- TASK BRIEF
Search the records that follow and extract every line containing the string "graph".

+---+

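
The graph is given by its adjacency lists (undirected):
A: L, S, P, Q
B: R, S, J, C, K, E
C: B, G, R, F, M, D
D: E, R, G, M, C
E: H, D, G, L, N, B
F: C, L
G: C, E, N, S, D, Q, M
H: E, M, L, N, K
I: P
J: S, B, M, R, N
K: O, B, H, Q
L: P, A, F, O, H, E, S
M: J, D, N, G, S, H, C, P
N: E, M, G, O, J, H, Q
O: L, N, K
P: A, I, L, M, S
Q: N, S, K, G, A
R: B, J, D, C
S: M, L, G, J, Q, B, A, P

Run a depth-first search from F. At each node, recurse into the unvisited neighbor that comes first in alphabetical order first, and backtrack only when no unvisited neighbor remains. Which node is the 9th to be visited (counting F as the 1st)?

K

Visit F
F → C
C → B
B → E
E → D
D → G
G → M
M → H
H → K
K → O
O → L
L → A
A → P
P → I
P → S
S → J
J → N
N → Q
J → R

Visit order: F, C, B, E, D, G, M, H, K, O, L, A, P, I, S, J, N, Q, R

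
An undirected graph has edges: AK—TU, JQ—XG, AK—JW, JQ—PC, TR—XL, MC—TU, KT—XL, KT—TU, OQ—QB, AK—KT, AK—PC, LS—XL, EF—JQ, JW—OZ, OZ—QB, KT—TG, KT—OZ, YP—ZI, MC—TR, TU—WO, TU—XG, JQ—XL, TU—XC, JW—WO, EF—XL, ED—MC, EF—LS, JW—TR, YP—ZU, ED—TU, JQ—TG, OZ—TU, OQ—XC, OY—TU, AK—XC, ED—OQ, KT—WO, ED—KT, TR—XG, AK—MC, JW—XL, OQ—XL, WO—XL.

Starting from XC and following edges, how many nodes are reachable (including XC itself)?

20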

+---+

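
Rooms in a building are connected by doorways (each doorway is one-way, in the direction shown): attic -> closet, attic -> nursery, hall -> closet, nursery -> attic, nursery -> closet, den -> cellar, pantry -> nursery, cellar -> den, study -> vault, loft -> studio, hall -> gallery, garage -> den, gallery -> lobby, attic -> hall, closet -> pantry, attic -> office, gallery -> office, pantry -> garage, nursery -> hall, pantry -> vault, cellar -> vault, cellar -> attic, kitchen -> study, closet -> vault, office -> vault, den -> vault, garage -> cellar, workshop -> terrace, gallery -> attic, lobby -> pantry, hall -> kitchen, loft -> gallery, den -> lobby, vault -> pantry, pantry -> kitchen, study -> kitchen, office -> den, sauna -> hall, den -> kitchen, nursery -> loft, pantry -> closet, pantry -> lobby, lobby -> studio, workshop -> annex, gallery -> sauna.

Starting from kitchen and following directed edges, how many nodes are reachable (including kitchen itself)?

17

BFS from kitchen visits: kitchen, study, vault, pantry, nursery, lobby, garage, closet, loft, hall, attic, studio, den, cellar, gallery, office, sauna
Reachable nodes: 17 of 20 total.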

+---+

- TASK OUTPUT
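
The graph is given by its adjacency lists (undirected):
An undirected graph has edges: AK—TU, JQ—XG, AK—JW, JQ—PC, TR—XL, MC—TU, KT—XL, KT—TU, OQ—QB, AK—KT, AK—PC, LS—XL, EF—JQ, JW—OZ, OZ—QB, KT—TG, KT—OZ, YP—ZI, MC—TR, TU—WO, TU—XG, JQ—XL, TU—XC, JW—WO, EF—XL, ED—MC, EF—LS, JW—TR, YP—ZU, ED—TU, JQ—TG, OZ—TU, OQ—XC, OY—TU, AK—XC, ED—OQ, KT—WO, ED—KT, TR—XG, AK—MC, JW—XL, OQ—XL, WO—XL.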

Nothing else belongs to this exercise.